_Dataset items:_

━━━━━━━━━━

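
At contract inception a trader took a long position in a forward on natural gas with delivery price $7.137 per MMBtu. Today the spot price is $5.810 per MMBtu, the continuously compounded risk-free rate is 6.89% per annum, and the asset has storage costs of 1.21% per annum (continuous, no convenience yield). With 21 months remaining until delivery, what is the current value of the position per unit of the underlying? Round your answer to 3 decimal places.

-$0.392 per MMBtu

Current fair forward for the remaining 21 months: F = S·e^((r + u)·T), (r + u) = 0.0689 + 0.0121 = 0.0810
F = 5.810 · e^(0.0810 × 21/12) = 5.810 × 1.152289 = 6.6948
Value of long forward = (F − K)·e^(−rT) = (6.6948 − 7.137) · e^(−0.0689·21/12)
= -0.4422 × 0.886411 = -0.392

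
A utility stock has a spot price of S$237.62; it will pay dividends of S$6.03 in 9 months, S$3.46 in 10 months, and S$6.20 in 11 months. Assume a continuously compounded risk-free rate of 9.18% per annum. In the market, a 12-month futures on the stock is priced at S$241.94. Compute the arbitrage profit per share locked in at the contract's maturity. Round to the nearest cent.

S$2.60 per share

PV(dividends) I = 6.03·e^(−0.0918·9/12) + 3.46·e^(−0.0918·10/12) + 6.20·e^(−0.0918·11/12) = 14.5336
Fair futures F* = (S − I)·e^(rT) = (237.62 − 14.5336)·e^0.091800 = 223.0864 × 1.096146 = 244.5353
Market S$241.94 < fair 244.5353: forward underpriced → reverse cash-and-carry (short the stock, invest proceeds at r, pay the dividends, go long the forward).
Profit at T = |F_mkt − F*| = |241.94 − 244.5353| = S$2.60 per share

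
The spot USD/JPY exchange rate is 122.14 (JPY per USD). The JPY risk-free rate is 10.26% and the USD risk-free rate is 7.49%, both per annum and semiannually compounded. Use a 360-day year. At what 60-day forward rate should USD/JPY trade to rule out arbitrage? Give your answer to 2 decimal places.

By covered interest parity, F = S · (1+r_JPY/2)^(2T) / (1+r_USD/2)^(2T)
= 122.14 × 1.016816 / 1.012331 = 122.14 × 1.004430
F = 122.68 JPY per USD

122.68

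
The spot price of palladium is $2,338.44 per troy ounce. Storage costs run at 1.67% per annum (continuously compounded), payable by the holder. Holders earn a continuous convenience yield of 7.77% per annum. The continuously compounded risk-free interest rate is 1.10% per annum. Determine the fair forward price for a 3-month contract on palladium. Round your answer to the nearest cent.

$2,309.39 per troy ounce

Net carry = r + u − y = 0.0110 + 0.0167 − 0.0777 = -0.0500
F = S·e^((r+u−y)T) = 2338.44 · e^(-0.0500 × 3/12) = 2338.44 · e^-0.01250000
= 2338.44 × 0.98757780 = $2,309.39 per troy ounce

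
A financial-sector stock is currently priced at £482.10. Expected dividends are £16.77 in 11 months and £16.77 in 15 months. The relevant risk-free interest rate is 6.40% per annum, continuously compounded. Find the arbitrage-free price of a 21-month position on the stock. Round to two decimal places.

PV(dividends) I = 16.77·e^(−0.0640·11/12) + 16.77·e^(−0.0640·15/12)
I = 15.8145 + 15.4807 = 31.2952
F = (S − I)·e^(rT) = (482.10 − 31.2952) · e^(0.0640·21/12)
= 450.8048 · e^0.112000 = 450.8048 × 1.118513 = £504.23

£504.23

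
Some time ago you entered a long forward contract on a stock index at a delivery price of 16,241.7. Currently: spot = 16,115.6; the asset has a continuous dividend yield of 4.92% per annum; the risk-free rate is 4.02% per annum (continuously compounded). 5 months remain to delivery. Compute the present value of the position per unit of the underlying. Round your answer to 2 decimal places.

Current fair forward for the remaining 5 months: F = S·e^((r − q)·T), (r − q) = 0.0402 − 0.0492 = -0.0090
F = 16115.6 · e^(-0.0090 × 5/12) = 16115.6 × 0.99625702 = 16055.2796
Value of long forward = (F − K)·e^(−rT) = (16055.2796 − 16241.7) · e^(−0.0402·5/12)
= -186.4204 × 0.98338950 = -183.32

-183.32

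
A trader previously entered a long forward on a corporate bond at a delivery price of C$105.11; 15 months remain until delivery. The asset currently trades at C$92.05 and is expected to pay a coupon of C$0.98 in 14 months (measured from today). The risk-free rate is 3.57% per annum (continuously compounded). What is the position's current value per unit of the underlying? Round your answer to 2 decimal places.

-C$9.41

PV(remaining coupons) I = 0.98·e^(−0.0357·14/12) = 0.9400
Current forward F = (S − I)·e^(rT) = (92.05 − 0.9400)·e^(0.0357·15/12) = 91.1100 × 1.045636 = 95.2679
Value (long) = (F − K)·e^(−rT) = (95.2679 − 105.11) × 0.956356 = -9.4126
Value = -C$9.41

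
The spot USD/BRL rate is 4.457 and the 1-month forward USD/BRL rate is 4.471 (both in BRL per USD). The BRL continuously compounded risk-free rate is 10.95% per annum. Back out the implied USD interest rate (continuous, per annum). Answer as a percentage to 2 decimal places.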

━━━━━━━━━━

_What the task requires:_
Could you give the records above again, exactly and in full?

_Response:_
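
At contract inception a trader took a long position in a forward on natural gas with delivery price $7.137 per MMBtu. Today the spot price is $5.810 per MMBtu, the continuously compounded risk-free rate is 6.89% per annum, and the asset has storage costs of 1.21% per annum (continuous, no convenience yield). With 21 months remaining until delivery, what is the current value of the position per unit of the underlying? Round your answer to 3 decimal places.

-$0.392 per MMBtu

Current fair forward for the remaining 21 months: F = S·e^((r + u)·T), (r + u) = 0.0689 + 0.0121 = 0.0810
F = 5.810 · e^(0.0810 × 21/12) = 5.810 × 1.152289 = 6.6948
Value of long forward = (F − K)·e^(−rT) = (6.6948 − 7.137) · e^(−0.0689·21/12)
= -0.4422 × 0.886411 = -0.392

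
A utility stock has a spot price of S$237.62; it will pay dividends of S$6.03 in 9 months, S$3.46 in 10 months, and S$6.20 in 11 months. Assume a continuously compounded risk-free rate of 9.18% per annum. In the market, a 12-month futures on the stock is priced at S$241.94. Compute the arbitrage profit per share locked in at the contract's maturity. Round to the nearest cent.

S$2.60 per share

PV(dividends) I = 6.03·e^(−0.0918·9/12) + 3.46·e^(−0.0918·10/12) + 6.20·e^(−0.0918·11/12) = 14.5336
Fair futures F* = (S − I)·e^(rT) = (237.62 − 14.5336)·e^0.091800 = 223.0864 × 1.096146 = 244.5353
Market S$241.94 < fair 244.5353: forward underpriced → reverse cash-and-carry (short the stock, invest proceeds at r, pay the dividends, go long the forward).
Profit at T = |F_mkt − F*| = |241.94 − 244.5353| = S$2.60 per share

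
The spot USD/JPY exchange rate is 122.14 (JPY per USD). The JPY risk-free rate is 10.26% and the USD risk-free rate is 7.49%, both per annum and semiannually compounded. Use a 360-day year. At what 60-day forward rate should USD/JPY trade to rule out arbitrage? Give your answer to 2 decimal places.

By covered interest parity, F = S · (1+r_JPY/2)^(2T) / (1+r_USD/2)^(2T)
= 122.14 × 1.016816 / 1.012331 = 122.14 × 1.004430
F = 122.68 JPY per USD

122.68

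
The spot price of palladium is $2,338.44 per troy ounce. Storage costs run at 1.67% per annum (continuously compounded), payable by the holder. Holders earn a continuous convenience yield of 7.77% per annum. The continuously compounded risk-free interest rate is 1.10% per annum. Determine the fair forward price for a 3-month contract on palladium. Round your answer to the nearest cent.

$2,309.39 per troy ounce

Net carry = r + u − y = 0.0110 + 0.0167 − 0.0777 = -0.0500
F = S·e^((r+u−y)T) = 2338.44 · e^(-0.0500 × 3/12) = 2338.44 · e^-0.01250000
= 2338.44 × 0.98757780 = $2,309.39 per troy ounce

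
A financial-sector stock is currently priced at £482.10. Expected dividends are £16.77 in 11 months and £16.77 in 15 months. The relevant risk-free interest rate is 6.40% per annum, continuously compounded. Find the arbitrage-free price of a 21-month position on the stock. Round to two decimal places.

PV(dividends) I = 16.77·e^(−0.0640·11/12) + 16.77·e^(−0.0640·15/12)
I = 15.8145 + 15.4807 = 31.2952
F = (S − I)·e^(rT) = (482.10 − 31.2952) · e^(0.0640·21/12)
= 450.8048 · e^0.112000 = 450.8048 × 1.118513 = £504.23

£504.23

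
Some time ago you entered a long forward contract on a stock index at a delivery price of 16,241.7. Currently: spot = 16,115.6; the asset has a continuous dividend yield of 4.92% per annum; the risk-free rate is 4.02% per annum (continuously compounded). 5 months remain to delivery. Compute the present value of the position per unit of the underlying. Round your answer to 2 decimal places.

Current fair forward for the remaining 5 months: F = S·e^((r − q)·T), (r − q) = 0.0402 − 0.0492 = -0.0090
F = 16115.6 · e^(-0.0090 × 5/12) = 16115.6 × 0.99625702 = 16055.2796
Value of long forward = (F − K)·e^(−rT) = (16055.2796 − 16241.7) · e^(−0.0402·5/12)
= -186.4204 × 0.98338950 = -183.32

-183.32

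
A trader previously entered a long forward on a corporate bond at a delivery price of C$105.11; 15 months remain until delivery. The asset currently trades at C$92.05 and is expected to pay a coupon of C$0.98 in 14 months (measured from today). The risk-free rate is 3.57% per annum (continuously compounded). What is the position's current value per unit of the underlying? Round your answer to 2 decimal places.

-C$9.41

PV(remaining coupons) I = 0.98·e^(−0.0357·14/12) = 0.9400
Current forward F = (S − I)·e^(rT) = (92.05 − 0.9400)·e^(0.0357·15/12) = 91.1100 × 1.045636 = 95.2679
Value (long) = (F − K)·e^(−rT) = (95.2679 − 105.11) × 0.956356 = -9.4126
Value = -C$9.41

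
The spot USD/BRL rate is 4.457 and the 1-month forward USD/BRL rate is 4.471 (both in BRL per USD). The BRL continuously compounded risk-free rate is 10.95% per annum. Back out the implied USD interest rate (continuous, per annum). Answer as a percentage to 2 decimal places.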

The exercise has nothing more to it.